----- RECORDS
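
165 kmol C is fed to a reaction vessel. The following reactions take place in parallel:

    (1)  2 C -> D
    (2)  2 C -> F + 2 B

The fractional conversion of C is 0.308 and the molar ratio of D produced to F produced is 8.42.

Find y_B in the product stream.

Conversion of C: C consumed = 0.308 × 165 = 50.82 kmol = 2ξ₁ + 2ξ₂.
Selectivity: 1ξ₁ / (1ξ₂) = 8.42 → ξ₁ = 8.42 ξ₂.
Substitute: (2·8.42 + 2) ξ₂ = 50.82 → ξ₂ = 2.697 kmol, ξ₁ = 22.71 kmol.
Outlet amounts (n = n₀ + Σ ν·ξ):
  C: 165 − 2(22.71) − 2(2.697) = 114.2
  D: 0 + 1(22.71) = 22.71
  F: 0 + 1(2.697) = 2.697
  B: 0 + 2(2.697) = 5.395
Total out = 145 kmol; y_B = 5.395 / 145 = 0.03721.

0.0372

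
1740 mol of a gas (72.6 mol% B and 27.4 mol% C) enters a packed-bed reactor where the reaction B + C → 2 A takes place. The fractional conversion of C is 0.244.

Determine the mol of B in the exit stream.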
----------
----- RECORDS
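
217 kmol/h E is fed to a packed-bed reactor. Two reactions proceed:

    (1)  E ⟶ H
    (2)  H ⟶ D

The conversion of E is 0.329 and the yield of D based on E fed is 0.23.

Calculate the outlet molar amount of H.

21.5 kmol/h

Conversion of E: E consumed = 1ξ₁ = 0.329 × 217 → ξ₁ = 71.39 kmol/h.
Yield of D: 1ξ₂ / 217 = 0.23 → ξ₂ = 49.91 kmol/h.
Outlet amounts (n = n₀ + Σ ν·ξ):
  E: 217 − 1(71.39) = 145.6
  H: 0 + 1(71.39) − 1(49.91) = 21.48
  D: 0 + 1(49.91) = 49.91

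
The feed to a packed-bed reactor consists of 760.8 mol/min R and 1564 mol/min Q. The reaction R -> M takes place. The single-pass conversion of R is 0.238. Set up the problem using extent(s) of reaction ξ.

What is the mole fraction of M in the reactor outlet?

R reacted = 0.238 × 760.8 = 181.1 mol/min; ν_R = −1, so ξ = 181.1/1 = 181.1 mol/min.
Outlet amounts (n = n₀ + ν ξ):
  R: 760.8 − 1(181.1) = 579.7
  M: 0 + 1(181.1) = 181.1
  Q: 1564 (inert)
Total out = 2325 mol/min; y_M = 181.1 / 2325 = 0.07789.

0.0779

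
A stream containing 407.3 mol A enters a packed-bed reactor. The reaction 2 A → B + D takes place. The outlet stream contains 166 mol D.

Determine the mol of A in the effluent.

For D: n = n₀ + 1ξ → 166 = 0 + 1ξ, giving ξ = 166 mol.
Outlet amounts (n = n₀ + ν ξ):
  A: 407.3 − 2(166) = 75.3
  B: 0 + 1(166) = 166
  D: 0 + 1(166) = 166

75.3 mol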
----------
[TASK DIRECTIONS] Look above for the line containing "165 kmol C is" and the line containing "The fractional conversion of C is 0.308". Transcribe both, with the lines between them, exactly.

[REPLY]
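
165 kmol C is fed to a reaction vessel. The following reactions take place in parallel:

    (1)  2 C -> D
    (2)  2 C -> F + 2 B

The fractional conversion of C is 0.308 and the molar ratio of D produced to F produced is 8.42.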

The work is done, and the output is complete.